───── GIVEN DATA ─────
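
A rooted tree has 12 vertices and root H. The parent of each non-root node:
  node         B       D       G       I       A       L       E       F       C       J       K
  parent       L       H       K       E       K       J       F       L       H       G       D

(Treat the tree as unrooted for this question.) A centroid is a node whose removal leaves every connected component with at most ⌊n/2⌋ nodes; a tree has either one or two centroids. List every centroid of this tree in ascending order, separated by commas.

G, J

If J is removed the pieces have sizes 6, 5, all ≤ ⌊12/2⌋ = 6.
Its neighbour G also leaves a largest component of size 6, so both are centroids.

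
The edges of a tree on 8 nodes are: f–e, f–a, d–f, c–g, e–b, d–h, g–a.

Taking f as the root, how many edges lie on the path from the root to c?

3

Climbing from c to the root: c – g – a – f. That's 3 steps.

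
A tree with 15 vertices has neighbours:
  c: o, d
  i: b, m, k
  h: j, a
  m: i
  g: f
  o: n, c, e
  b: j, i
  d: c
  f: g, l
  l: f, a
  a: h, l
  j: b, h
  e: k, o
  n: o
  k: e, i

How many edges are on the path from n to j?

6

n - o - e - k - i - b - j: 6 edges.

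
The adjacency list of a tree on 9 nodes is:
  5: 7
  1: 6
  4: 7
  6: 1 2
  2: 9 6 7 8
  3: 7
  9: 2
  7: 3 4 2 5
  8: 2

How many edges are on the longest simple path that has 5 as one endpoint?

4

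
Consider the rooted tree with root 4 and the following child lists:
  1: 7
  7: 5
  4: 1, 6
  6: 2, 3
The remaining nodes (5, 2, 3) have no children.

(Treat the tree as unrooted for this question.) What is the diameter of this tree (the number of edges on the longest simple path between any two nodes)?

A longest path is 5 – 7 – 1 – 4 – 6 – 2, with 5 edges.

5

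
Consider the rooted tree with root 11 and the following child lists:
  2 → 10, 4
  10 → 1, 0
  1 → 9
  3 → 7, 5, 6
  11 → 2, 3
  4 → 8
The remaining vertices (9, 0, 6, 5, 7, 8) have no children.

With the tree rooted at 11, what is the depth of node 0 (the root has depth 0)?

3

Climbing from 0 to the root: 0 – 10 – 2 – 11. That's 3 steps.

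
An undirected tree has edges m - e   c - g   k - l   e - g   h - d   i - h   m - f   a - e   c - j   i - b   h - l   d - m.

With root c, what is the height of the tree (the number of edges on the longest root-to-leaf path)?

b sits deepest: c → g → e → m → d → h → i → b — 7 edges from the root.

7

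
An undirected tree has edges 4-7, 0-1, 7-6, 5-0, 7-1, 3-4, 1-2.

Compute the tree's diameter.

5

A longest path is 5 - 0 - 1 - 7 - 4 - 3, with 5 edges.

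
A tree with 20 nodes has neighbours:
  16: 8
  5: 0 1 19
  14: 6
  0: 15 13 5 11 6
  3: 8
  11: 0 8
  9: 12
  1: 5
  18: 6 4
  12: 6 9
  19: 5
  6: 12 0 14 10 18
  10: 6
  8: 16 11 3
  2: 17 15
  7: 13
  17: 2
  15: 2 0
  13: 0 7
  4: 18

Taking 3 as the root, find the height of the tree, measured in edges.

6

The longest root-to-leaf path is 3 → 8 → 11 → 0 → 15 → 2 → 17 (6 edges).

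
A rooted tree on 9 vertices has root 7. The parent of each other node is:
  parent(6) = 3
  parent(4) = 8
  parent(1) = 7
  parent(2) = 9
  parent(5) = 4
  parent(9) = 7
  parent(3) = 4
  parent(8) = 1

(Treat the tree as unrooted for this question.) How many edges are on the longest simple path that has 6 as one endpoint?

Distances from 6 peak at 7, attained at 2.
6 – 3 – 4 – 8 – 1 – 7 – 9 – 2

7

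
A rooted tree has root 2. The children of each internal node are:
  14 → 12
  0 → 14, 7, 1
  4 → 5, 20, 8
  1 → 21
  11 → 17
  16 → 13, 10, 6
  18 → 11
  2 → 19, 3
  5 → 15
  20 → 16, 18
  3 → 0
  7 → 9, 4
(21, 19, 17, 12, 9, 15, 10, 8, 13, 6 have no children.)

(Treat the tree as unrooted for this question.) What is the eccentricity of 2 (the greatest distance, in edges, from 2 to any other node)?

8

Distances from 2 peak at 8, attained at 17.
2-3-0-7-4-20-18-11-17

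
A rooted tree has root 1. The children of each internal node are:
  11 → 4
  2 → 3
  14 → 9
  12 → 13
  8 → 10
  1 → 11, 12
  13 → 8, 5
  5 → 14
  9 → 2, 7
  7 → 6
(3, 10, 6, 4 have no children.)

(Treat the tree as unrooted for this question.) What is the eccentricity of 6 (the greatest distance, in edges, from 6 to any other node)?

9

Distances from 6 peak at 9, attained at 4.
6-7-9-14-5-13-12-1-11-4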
─────
▸ WHAT THE EXERCISE ASKS
Each line of the entries above that has the word "following" is to be copied.

▸ COMPLETED EXERCISE
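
Consider the rooted tree with root 4 and the following child lists:
Consider the rooted tree with root 11 and the following child lists: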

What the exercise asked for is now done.